▶ _TASK TO COMPLETE_:
Scan the records for the word "licence". Copy each line that includes it.

▶ _AVAILABLE DATA_:
+ + + + +
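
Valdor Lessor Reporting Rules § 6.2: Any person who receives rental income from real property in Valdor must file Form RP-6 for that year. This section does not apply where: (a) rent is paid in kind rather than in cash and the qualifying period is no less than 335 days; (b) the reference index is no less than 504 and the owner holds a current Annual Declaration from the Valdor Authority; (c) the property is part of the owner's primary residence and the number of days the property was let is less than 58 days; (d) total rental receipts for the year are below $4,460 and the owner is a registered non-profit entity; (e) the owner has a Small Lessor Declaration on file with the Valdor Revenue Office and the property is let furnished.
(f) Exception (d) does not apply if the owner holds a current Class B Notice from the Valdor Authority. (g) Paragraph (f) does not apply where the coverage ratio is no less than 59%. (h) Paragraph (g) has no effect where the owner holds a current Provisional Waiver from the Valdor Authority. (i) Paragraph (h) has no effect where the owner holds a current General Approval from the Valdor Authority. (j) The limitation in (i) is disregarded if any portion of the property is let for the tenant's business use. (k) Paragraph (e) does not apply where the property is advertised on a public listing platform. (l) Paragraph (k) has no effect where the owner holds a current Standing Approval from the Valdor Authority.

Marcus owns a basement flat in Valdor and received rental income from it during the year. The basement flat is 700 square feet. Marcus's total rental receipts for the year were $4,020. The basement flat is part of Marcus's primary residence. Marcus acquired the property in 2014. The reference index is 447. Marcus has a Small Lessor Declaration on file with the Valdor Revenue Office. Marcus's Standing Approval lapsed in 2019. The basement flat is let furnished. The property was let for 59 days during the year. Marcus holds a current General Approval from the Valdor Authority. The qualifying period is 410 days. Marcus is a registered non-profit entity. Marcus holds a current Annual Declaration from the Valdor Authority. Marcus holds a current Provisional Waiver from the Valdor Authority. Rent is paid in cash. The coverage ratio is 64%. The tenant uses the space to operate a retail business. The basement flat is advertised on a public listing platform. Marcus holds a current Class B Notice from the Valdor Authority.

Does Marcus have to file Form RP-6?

Yes — Marcus must file Form RP-6.

Exception (a) requires that rent is paid in kind rather than in cash; but rent is paid in cash, so (a) is unavailable.
Exception (b) requires that the reference index is no less than 504; but the reference index is 447, short of 504, so (b) is unavailable.
Exception (c) does not apply: the number of days the property was let is 59 days, not less than 58 days.
Exception (d) is satisfied on its face — total rental receipts for the year are $4,020, below the $4,460 limit; Marcus is a registered non-profit. Turning to paragraphs (f)–(j): (f) applies — a current Class B Notice is held. (g) operates (the coverage ratio is 64%, meeting the 59% threshold), but is displaced by (h): (h) is engaged — a current Provisional Waiver is held. (i) would limit (h) — a current General Approval is held — but (j) sets (i) aside: (j) operates — the space is let for business use. Exception (d) does not apply.
Exception (e) is satisfied on its face — a Small Lessor Declaration is on file; the property is let furnished. Turning to paragraphs (k)–(l): (k) operates against (e): the property is publicly advertised. (l), which would lift (k), is inapplicable — no current Standing Approval is held. Exception (e) does not apply.
No exception displaces § 6.2.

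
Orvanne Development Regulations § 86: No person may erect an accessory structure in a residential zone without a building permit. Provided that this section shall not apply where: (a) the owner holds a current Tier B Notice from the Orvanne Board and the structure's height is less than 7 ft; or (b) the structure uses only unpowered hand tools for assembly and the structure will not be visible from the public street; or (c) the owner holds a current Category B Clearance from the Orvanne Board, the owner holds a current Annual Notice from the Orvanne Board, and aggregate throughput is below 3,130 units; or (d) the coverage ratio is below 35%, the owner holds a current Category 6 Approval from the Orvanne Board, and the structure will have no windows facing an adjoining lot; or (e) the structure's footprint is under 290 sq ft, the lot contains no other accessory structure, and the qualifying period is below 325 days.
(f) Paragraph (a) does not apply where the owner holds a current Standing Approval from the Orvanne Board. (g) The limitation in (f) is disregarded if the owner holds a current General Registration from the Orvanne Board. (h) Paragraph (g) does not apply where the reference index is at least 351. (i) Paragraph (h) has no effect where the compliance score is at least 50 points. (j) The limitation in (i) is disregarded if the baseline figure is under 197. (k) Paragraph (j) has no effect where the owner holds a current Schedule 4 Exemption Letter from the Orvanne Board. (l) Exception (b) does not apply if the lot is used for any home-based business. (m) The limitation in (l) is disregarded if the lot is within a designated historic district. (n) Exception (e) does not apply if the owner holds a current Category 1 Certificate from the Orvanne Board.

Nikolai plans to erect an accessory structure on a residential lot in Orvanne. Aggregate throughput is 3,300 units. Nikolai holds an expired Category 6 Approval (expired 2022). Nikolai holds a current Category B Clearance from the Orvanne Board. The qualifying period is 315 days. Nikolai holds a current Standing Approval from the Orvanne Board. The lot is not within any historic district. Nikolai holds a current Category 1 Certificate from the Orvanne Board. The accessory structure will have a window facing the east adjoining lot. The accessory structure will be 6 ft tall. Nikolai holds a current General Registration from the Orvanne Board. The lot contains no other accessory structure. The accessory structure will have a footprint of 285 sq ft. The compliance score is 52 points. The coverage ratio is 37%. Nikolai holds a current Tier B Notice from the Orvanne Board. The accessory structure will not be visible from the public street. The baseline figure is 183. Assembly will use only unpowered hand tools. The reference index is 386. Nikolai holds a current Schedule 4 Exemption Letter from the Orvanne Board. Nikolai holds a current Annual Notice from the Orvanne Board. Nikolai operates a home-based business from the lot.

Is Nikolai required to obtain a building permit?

No — exception (a) applies; Nikolai does not need a building permit.

Exception (a) is satisfied on its face — a current Tier B Notice is held; the structure's height is 6 ft, less than the 7 ft limit. Under paragraphs (f)–(k): (f) operates (a current Standing Approval is held), but yields to (g): (g) operates against (f): a current General Registration is held. (h) would limit (g) — the reference index is 386, meeting the 351 threshold — but (i) sets (h) aside: (i) operates against (h): the compliance score is 52 points, meeting the 50 points threshold. (j) would limit (i) — the baseline figure is 183, under the 197 limit — but (k) sets (j) aside: (k) operates — a current Schedule 4 Exemption Letter is held. Exception (a) stands.
Exception (b)'s conditions are all satisfied: assembly uses only hand tools; the structure will not be visible from the street. But applying paragraphs (l)–(m): (l) operates — a home-based business operates on the lot. (m), which would lift (l), is not engaged — the lot is not in a historic district. Exception (b) does not apply.
Exception (c) fails — aggregate throughput is 3,300 units, not below 3,130 units.
Exception (d) does not apply: the coverage ratio is 37%, not below 35%.
Exception (e): the structure's footprint is 285 sq ft, under the 290 sq ft limit; the lot has no other accessory structure; the qualifying period is 315 days, below the 325 days limit — every condition holds. However, paragraph (n) must be considered: (n) operates against (e): a current Category 1 Certificate is held. So (e) is unavailable.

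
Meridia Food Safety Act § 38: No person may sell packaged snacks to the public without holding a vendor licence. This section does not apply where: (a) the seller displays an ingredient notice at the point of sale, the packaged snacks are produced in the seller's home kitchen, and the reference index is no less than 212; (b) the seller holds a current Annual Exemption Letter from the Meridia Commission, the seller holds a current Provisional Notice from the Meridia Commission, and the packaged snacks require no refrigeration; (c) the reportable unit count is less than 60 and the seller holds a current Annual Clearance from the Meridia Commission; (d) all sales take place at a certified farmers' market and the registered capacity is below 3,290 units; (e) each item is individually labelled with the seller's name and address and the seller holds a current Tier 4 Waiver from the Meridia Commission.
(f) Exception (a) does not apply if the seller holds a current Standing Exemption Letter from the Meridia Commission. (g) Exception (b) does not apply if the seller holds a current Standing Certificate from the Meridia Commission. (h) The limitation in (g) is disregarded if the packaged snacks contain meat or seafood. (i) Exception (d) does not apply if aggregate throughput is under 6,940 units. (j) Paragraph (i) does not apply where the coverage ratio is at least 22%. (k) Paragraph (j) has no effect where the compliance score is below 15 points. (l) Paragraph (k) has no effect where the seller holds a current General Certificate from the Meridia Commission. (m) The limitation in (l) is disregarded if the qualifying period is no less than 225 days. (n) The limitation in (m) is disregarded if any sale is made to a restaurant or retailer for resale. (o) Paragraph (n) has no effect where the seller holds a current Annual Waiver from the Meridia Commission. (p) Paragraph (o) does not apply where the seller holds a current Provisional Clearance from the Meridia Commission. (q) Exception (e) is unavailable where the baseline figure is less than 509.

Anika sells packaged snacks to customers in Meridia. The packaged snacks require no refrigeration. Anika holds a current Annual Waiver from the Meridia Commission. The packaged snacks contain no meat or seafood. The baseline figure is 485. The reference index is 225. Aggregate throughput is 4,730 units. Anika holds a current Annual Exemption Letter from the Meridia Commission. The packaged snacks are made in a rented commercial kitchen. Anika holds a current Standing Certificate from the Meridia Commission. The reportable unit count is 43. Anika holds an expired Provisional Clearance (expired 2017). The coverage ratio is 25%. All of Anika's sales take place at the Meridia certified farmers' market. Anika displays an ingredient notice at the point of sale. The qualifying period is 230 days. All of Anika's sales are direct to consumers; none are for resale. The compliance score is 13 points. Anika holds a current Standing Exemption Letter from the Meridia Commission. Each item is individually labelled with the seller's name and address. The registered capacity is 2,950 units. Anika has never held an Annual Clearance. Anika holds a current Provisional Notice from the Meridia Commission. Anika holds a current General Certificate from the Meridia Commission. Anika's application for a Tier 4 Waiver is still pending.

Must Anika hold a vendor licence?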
+ + + + +
▶ _RESULT FOR THIS TASK_:
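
Meridia Food Safety Act § 38: No person may sell packaged snacks to the public without holding a vendor licence. This section does not apply where: (a) the seller displays an ingredient notice at the point of sale, the packaged snacks are produced in the seller's home kitchen, and the reference index is no less than 212; (b) the seller holds a current Annual Exemption Letter from the Meridia Commission, the seller holds a current Provisional Notice from the Meridia Commission, and the packaged snacks require no refrigeration; (c) the reportable unit count is less than 60 and the seller holds a current Annual Clearance from the Meridia Commission; (d) all sales take place at a certified farmers' market and the registered capacity is below 3,290 units; (e) each item is individually labelled with the seller's name and address and the seller holds a current Tier 4 Waiver from the Meridia Commission.
Must Anika hold a vendor licence?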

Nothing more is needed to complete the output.